DATA TO EXAMINE START

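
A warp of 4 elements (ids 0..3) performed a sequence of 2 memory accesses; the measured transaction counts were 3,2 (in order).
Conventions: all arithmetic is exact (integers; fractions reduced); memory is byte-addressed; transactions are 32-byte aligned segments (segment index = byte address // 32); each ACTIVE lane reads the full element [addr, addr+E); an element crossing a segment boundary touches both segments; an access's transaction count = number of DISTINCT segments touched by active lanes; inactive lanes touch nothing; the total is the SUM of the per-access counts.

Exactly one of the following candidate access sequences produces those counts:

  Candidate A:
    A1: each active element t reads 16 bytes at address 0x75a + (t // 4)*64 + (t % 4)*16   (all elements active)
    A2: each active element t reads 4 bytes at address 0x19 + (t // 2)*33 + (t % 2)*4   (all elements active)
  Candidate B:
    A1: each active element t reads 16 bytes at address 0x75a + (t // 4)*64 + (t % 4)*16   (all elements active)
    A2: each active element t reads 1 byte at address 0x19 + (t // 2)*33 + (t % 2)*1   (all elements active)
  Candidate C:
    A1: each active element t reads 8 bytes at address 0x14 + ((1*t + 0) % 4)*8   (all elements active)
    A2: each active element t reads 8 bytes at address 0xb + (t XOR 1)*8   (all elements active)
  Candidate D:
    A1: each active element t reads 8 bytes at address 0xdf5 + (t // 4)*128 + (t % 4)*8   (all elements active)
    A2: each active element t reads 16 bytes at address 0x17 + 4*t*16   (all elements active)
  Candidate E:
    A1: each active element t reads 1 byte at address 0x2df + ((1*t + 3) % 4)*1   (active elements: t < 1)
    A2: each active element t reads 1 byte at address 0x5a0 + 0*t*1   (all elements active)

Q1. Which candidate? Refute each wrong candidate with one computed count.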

DATA TO EXAMINE END

### YOUR TASK
Your task is to retype the complete material exactly as it was given.

### WORKED SOLUTION
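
A warp of 4 elements (ids 0..3) performed a sequence of 2 memory accesses; the measured transaction counts were 3,2 (in order).
Conventions: all arithmetic is exact (integers; fractions reduced); memory is byte-addressed; transactions are 32-byte aligned segments (segment index = byte address // 32); each ACTIVE lane reads the full element [addr, addr+E); an element crossing a segment boundary touches both segments; an access's transaction count = number of DISTINCT segments touched by active lanes; inactive lanes touch nothing; the total is the SUM of the per-access counts.

Exactly one of the following candidate access sequences produces those counts:

  Candidate A:
    A1: each active element t reads 16 bytes at address 0x75a + (t // 4)*64 + (t % 4)*16   (all elements active)
    A2: each active element t reads 4 bytes at address 0x19 + (t // 2)*33 + (t % 2)*4   (all elements active)
  Candidate B:
    A1: each active element t reads 16 bytes at address 0x75a + (t // 4)*64 + (t % 4)*16   (all elements active)
    A2: each active element t reads 1 byte at address 0x19 + (t // 2)*33 + (t % 2)*1   (all elements active)
  Candidate C:
    A1: each active element t reads 8 bytes at address 0x14 + ((1*t + 0) % 4)*8   (all elements active)
    A2: each active element t reads 8 bytes at address 0xb + (t XOR 1)*8   (all elements active)
  Candidate D:
    A1: each active element t reads 8 bytes at address 0xdf5 + (t // 4)*128 + (t % 4)*8   (all elements active)
    A2: each active element t reads 16 bytes at address 0x17 + 4*t*16   (all elements active)
  Candidate E:
    A1: each active element t reads 1 byte at address 0x2df + ((1*t + 3) % 4)*1   (active elements: t < 1)
    A2: each active element t reads 1 byte at address 0x5a0 + 0*t*1   (all elements active)

Q1. Which candidate? Refute each wrong candidate with one computed count.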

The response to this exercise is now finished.